[Stored data entries]
■ ■ ■ ■ ■ ■ ■
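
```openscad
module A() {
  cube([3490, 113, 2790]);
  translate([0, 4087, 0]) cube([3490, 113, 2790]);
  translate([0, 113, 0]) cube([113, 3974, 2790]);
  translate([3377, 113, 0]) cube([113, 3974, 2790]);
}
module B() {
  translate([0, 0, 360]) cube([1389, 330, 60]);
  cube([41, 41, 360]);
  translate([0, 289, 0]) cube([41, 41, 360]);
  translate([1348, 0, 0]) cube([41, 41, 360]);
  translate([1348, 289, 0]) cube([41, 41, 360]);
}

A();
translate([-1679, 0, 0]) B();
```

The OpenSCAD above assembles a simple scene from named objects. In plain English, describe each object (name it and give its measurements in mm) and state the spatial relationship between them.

A is the wall frame of a small rectangular building: four walls, each 2790 mm tall and 113 mm thick, enclosing a footprint 3490 mm (x) by 4200 mm (y) outside-to-outside, with no floor or roof. The front and back walls (the −y and +y sides) span the full width; the two side walls fit between them.

B is a long wooden bench with a 1389 mm (x) × 330 mm (y) seat, 60 mm thick, its top surface 420 mm above the floor. Four 41 mm square legs at the seat corners, flush with the edges, run from z = 0 to the seat underside.

The bench is on the floor beside the house frame on its −x side.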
■ ■ ■ ■ ■ ■ ■
_ACTIVITY_
A verbatim copy of all the records is to be produced.

_WORKED SOLUTION_
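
```openscad
module A() {
  cube([3490, 113, 2790]);
  translate([0, 4087, 0]) cube([3490, 113, 2790]);
  translate([0, 113, 0]) cube([113, 3974, 2790]);
  translate([3377, 113, 0]) cube([113, 3974, 2790]);
}
module B() {
  translate([0, 0, 360]) cube([1389, 330, 60]);
  cube([41, 41, 360]);
  translate([0, 289, 0]) cube([41, 41, 360]);
  translate([1348, 0, 0]) cube([41, 41, 360]);
  translate([1348, 289, 0]) cube([41, 41, 360]);
}

A();
translate([-1679, 0, 0]) B();
```

The OpenSCAD above assembles a simple scene from named objects. In plain English, describe each object (name it and give its measurements in mm) and state the spatial relationship between them.

A is the wall frame of a small rectangular building: four walls, each 2790 mm tall and 113 mm thick, enclosing a footprint 3490 mm (x) by 4200 mm (y) outside-to-outside, with no floor or roof. The front and back walls (the −y and +y sides) span the full width; the two side walls fit between them.

B is a long wooden bench with a 1389 mm (x) × 330 mm (y) seat, 60 mm thick, its top surface 420 mm above the floor. Four 41 mm square legs at the seat corners, flush with the edges, run from z = 0 to the seat underside.

The bench is on the floor beside the house frame on its −x side.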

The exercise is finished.